• [AVAILABLE RECORDS]
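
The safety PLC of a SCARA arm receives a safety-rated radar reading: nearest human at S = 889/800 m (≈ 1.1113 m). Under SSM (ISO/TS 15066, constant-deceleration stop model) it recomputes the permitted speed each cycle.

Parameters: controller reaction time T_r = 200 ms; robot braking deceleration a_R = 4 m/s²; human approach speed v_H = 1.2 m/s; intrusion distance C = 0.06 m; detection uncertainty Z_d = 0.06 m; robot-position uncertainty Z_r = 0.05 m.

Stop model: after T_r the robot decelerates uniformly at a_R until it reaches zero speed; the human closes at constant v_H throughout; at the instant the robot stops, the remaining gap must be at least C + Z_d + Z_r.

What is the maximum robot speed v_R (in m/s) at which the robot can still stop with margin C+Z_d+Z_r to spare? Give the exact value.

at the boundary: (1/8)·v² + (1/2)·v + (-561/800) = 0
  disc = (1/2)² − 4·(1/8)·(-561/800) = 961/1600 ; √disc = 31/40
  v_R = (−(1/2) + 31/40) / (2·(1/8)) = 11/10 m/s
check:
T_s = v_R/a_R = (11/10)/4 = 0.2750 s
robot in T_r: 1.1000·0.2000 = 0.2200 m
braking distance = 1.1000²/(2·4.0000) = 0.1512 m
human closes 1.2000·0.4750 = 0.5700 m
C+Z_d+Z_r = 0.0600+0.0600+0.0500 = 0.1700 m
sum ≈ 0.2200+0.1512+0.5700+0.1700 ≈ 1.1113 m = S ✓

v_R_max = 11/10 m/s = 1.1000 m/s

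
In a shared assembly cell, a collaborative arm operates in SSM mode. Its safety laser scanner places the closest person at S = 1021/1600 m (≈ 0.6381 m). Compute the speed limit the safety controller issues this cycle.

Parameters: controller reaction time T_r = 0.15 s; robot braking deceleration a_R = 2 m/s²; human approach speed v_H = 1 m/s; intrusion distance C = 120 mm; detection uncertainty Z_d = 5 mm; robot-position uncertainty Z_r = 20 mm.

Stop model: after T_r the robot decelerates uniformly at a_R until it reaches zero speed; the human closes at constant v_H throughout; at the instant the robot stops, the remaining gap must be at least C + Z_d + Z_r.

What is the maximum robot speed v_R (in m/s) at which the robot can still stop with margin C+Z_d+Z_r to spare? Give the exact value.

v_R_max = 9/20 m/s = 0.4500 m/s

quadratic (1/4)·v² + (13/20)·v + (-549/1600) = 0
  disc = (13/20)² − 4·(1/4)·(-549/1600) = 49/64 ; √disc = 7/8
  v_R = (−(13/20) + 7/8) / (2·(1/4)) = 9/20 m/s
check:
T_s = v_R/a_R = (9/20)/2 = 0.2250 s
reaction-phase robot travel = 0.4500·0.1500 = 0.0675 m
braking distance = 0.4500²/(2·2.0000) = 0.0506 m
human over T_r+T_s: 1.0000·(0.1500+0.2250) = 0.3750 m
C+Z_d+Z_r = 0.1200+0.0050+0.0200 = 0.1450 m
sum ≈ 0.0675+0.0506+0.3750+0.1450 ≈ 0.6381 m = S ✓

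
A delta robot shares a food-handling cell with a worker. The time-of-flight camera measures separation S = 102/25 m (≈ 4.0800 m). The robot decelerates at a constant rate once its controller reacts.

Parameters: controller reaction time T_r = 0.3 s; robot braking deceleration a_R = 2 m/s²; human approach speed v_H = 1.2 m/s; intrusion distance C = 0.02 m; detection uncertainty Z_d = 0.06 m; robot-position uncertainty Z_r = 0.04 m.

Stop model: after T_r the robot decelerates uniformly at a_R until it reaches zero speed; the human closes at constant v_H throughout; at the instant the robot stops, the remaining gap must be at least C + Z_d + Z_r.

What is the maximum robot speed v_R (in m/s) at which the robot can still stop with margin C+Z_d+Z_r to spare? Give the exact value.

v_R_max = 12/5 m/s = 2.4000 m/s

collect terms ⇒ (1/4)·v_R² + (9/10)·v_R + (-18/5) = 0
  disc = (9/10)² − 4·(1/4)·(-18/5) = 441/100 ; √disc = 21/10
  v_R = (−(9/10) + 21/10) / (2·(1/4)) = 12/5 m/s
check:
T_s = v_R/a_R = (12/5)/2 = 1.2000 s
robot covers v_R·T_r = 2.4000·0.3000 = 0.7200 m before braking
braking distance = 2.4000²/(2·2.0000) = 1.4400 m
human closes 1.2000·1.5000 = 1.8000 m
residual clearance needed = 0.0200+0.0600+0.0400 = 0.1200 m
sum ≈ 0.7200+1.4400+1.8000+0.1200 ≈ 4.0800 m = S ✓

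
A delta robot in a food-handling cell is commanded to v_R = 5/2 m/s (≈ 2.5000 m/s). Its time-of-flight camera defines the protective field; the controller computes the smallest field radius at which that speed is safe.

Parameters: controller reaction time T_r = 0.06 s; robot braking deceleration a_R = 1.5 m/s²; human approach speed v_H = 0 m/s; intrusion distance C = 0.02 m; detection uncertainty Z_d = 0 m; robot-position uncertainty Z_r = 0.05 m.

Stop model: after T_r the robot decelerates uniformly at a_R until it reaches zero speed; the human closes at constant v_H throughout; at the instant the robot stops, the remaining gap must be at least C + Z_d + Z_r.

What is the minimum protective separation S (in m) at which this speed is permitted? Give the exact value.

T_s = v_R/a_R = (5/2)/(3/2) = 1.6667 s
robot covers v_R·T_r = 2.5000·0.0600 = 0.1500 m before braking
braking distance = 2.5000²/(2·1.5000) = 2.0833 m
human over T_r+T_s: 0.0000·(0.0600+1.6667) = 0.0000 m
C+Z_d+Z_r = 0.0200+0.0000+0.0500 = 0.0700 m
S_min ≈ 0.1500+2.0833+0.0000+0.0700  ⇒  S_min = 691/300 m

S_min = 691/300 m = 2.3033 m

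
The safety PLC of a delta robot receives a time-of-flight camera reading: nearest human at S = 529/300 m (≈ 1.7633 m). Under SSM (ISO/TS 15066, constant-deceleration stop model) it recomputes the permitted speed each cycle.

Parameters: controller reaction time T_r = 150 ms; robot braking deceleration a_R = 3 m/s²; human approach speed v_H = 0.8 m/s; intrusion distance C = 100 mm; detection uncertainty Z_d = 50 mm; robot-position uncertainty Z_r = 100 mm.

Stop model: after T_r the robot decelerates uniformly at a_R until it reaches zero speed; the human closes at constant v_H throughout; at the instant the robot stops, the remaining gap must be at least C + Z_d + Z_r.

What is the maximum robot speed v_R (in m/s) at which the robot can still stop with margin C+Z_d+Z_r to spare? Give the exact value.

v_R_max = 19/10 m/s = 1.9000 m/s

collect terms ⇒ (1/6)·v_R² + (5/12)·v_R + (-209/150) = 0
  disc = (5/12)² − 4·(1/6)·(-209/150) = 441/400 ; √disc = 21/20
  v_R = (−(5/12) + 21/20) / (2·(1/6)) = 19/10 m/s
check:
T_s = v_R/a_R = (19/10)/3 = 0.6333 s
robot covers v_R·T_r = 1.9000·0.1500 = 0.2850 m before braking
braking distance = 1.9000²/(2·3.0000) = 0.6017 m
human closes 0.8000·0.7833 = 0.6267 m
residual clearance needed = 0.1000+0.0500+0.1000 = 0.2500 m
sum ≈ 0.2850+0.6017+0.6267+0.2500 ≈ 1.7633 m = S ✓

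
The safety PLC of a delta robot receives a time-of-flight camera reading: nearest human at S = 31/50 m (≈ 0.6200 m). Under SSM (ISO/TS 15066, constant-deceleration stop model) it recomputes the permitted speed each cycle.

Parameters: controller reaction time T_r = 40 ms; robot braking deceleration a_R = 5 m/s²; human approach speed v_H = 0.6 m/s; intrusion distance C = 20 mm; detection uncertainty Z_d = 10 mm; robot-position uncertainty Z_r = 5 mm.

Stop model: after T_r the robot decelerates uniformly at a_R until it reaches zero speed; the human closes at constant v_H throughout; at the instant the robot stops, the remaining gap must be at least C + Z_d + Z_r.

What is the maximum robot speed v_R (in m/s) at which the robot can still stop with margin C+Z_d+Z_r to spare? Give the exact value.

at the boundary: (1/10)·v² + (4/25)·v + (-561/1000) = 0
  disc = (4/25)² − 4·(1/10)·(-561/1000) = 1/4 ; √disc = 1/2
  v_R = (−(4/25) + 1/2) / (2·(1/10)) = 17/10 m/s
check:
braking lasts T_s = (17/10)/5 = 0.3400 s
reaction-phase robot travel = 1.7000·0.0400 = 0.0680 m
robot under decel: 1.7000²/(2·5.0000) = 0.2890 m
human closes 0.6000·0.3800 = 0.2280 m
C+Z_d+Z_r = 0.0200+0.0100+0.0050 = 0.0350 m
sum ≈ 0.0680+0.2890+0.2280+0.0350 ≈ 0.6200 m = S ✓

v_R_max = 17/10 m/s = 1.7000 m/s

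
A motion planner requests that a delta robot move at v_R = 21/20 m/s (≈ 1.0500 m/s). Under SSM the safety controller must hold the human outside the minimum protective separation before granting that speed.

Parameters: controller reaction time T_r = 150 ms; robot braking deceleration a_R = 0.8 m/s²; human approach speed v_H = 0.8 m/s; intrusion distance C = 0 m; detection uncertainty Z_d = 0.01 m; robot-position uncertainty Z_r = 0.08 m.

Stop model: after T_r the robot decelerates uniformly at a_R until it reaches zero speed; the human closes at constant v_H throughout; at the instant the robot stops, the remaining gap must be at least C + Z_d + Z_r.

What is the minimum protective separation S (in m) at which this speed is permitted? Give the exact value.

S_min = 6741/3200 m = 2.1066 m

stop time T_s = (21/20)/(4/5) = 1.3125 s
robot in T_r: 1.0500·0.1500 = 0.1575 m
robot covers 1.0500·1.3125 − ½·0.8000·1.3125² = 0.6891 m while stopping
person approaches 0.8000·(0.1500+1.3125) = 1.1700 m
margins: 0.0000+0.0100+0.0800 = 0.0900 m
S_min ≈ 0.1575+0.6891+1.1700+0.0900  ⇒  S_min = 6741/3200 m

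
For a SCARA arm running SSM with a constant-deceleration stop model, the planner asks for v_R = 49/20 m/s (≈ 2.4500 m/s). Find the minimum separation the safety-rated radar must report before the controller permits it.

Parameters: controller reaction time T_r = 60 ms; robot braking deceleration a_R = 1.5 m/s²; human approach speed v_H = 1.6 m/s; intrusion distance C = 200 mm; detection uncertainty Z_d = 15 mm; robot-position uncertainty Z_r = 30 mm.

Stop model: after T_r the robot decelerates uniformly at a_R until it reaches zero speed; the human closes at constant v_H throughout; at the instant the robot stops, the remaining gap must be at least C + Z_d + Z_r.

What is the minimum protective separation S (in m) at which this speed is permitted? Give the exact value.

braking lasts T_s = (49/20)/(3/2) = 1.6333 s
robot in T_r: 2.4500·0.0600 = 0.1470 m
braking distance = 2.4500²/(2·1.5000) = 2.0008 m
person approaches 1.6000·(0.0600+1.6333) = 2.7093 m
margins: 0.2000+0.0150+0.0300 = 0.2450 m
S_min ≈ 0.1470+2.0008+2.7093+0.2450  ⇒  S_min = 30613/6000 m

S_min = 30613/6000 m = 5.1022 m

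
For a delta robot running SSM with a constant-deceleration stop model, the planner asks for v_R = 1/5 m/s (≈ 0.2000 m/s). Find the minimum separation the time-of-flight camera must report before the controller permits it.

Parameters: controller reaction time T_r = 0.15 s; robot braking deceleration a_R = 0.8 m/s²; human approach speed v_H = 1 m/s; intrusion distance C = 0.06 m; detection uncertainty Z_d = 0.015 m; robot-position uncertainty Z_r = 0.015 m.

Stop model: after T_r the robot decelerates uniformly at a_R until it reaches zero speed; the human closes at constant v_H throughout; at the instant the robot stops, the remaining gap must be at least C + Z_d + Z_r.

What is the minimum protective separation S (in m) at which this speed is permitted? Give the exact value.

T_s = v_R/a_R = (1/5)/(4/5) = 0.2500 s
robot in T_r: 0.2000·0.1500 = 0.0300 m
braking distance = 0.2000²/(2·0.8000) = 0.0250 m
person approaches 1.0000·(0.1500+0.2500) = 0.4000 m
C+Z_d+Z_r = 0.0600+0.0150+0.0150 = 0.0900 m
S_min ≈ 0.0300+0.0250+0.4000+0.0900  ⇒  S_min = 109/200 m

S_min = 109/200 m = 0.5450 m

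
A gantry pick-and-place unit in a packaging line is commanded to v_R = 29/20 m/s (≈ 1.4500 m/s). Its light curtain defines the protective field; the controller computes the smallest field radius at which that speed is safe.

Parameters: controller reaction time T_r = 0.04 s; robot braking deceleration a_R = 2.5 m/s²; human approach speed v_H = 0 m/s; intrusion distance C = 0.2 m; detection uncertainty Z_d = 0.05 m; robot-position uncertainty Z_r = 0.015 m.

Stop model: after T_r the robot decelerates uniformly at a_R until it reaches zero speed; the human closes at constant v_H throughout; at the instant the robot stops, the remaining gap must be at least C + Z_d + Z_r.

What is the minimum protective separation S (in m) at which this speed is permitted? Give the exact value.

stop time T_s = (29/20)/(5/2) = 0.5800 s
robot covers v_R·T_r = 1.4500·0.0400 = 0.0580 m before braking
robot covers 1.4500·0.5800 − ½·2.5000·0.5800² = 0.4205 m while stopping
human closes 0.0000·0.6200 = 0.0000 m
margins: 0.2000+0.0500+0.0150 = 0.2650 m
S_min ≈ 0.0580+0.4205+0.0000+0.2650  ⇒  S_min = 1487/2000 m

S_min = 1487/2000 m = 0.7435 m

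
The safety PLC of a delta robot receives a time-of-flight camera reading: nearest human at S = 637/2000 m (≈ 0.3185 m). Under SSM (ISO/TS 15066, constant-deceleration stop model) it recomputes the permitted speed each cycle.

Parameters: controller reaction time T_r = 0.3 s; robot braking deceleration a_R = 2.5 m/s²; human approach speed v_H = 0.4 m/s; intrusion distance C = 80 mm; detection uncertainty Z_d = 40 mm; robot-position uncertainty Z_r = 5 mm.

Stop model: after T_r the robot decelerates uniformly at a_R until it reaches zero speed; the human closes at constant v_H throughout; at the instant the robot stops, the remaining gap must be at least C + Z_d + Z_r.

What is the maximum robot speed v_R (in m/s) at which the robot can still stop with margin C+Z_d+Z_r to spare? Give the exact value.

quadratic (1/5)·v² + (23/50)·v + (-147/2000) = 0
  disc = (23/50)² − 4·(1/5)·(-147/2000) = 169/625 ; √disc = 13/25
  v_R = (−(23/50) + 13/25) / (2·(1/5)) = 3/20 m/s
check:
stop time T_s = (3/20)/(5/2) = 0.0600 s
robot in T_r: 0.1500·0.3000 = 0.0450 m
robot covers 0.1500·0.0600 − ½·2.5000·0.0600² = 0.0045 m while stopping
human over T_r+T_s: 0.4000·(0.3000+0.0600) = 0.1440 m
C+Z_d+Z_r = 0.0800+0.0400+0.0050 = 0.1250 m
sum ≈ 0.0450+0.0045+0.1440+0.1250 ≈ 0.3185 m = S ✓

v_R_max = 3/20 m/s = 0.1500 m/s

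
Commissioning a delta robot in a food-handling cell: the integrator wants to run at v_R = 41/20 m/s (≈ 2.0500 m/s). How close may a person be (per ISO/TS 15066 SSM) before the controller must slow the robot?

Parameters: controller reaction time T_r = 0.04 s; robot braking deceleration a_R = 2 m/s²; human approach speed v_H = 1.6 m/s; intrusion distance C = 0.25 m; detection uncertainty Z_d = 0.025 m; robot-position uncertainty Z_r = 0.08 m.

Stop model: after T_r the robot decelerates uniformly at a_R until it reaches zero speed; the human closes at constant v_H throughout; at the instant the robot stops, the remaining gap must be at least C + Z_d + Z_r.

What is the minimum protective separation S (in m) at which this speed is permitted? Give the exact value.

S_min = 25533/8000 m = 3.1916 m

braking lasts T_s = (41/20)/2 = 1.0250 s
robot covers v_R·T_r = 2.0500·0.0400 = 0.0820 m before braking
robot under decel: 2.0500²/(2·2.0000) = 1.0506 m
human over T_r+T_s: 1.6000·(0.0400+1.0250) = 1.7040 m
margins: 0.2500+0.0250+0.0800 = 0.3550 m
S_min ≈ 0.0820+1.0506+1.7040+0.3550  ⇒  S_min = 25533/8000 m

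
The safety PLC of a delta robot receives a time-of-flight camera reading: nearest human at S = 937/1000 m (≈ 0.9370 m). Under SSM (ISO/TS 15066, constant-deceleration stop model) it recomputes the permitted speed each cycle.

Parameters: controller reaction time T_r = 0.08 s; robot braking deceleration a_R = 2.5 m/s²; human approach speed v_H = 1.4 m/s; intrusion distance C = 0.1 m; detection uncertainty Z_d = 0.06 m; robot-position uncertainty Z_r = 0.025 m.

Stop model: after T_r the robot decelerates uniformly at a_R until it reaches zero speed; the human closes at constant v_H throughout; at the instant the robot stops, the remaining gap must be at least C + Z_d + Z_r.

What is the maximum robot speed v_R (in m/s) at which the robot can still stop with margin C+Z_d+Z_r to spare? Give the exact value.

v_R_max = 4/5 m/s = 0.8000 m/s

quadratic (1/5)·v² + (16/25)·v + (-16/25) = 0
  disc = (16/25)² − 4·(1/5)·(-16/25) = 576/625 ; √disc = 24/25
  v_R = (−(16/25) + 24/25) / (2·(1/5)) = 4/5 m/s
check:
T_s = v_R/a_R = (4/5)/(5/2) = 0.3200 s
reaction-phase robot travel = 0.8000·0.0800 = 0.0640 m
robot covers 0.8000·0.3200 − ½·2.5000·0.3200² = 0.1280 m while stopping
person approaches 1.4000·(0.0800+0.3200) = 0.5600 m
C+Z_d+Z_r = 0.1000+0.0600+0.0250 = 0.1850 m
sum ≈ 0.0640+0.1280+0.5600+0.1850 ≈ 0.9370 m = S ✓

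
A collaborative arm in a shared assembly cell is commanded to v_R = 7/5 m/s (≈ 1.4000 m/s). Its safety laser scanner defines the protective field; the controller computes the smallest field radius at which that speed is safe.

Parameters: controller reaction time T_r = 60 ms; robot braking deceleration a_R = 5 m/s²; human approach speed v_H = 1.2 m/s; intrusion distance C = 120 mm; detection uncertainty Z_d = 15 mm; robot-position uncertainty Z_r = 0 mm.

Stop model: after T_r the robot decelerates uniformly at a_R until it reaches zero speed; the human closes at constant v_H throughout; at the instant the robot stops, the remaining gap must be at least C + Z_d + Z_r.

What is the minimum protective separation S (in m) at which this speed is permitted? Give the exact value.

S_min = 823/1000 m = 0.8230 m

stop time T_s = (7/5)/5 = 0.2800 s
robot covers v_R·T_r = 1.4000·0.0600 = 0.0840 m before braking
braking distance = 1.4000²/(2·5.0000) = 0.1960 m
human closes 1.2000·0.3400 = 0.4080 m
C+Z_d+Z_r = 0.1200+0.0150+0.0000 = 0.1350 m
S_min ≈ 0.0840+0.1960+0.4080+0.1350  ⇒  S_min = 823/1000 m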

• [PROMPT] Wherever "radar" occurs in the records above, copy the line it sits in.

• [EXPECTED OUTPUT]
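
The safety PLC of a SCARA arm receives a safety-rated radar reading: nearest human at S = 889/800 m (≈ 1.1113 m). Under SSM (ISO/TS 15066, constant-deceleration stop model) it recomputes the permitted speed each cycle.
For a SCARA arm running SSM with a constant-deceleration stop model, the planner asks for v_R = 49/20 m/s (≈ 2.4500 m/s). Find the minimum separation the safety-rated radar must report before the controller permits it.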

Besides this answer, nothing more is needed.